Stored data
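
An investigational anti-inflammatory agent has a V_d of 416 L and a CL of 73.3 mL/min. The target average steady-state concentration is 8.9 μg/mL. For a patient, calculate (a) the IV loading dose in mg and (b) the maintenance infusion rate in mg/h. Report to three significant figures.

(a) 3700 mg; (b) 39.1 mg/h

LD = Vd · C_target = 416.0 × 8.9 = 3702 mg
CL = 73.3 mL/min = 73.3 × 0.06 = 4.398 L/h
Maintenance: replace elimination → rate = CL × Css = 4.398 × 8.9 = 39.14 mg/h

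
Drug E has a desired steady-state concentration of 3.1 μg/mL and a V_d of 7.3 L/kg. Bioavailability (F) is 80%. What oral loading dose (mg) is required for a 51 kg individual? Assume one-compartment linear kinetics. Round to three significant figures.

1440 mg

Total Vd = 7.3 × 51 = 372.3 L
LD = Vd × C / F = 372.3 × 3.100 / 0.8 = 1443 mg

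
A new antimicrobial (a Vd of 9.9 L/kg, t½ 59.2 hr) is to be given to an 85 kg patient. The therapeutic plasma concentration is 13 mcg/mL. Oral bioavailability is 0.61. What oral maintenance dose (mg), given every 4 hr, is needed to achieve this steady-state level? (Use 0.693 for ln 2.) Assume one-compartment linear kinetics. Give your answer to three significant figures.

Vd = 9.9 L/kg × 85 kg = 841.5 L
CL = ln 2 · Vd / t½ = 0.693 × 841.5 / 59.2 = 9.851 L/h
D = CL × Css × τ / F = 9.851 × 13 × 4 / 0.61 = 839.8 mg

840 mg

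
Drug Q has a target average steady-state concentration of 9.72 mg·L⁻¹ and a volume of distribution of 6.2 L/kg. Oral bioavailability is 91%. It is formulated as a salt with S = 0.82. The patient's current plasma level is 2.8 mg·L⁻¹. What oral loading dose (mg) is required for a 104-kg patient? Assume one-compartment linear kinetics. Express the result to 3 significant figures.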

▶ **Exercise directions**: What is needed is a faithful transcription of every entry.

▶ **The answer**:
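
An investigational anti-inflammatory agent has a V_d of 416 L and a CL of 73.3 mL/min. The target average steady-state concentration is 8.9 μg/mL. For a patient, calculate (a) the IV loading dose in mg and (b) the maintenance infusion rate in mg/h. Report to three significant figures.

(a) 3700 mg; (b) 39.1 mg/h

LD = Vd · C_target = 416.0 × 8.9 = 3702 mg
CL = 73.3 mL/min = 73.3 × 0.06 = 4.398 L/h
Maintenance: replace elimination → rate = CL × Css = 4.398 × 8.9 = 39.14 mg/h

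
Drug E has a desired steady-state concentration of 3.1 μg/mL and a V_d of 7.3 L/kg. Bioavailability (F) is 80%. What oral loading dose (mg) is required for a 51 kg individual? Assume one-compartment linear kinetics. Round to three significant figures.

1440 mg

Total Vd = 7.3 × 51 = 372.3 L
LD = Vd × C / F = 372.3 × 3.100 / 0.8 = 1443 mg

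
A new antimicrobial (a Vd of 9.9 L/kg, t½ 59.2 hr) is to be given to an 85 kg patient. The therapeutic plasma concentration is 13 mcg/mL. Oral bioavailability is 0.61. What oral maintenance dose (mg), given every 4 hr, is needed to achieve this steady-state level? (Use 0.693 for ln 2.) Assume one-compartment linear kinetics. Give your answer to three significant figures.

Vd = 9.9 L/kg × 85 kg = 841.5 L
CL = ln 2 · Vd / t½ = 0.693 × 841.5 / 59.2 = 9.851 L/h
D = CL × Css × τ / F = 9.851 × 13 × 4 / 0.61 = 839.8 mg

840 mg

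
Drug Q has a target average steady-state concentration of 9.72 mg·L⁻¹ and a volume of distribution of 6.2 L/kg. Oral bioavailability is 91%. It is formulated as a salt with S = 0.82. The patient's current plasma level is 2.8 mg·L⁻¹. What oral loading dose (mg) is required for a 104-kg patient? Assume one-compartment linear kinetics. Express the result to 3 significant figures.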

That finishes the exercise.